WHAT THE TASK ASKS — The required output is the line with "33.2598°S | 150.7725°E |" and each line that follows it to the end of the entries below, copied exactly and with nothing added.

Collected data entries
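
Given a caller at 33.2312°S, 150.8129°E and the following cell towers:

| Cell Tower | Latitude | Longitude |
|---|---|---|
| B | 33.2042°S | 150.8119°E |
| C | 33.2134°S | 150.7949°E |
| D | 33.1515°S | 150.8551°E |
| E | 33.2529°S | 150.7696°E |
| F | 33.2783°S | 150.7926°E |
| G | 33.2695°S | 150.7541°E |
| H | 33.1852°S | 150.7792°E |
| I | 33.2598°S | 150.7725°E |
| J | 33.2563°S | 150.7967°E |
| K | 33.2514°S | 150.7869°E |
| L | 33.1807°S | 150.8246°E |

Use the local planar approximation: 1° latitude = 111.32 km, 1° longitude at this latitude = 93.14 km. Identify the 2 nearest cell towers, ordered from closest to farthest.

C, B

Distances from 33.2312°S, 150.8129°E:
B: 3.0071 km
C: 2.5956 km
D: 9.7039 km
E: 4.7011 km
F: 5.5737 km
G: 6.9406 km
H: 6.0062 km
I: 4.9290 km
J: 3.1755 km
K: 3.3047 km
L: 5.7263 km
Sorted: C (2.5956 km) < B (3.0071 km) < J (3.1755 km) < K (3.3047 km) < …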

EXERCISE OUTPUT —
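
| I | 33.2598°S | 150.7725°E |
| J | 33.2563°S | 150.7967°E |
| K | 33.2514°S | 150.7869°E |
| L | 33.1807°S | 150.8246°E |

Use the local planar approximation: 1° latitude = 111.32 km, 1° longitude at this latitude = 93.14 km. Identify the 2 nearest cell towers, ordered from closest to farthest.

C, B

Distances from 33.2312°S, 150.8129°E:
B: 3.0071 km
C: 2.5956 km
D: 9.7039 km
E: 4.7011 km
F: 5.5737 km
G: 6.9406 km
H: 6.0062 km
I: 4.9290 km
J: 3.1755 km
K: 3.3047 km
L: 5.7263 km
Sorted: C (2.5956 km) < B (3.0071 km) < J (3.1755 km) < K (3.3047 km) < …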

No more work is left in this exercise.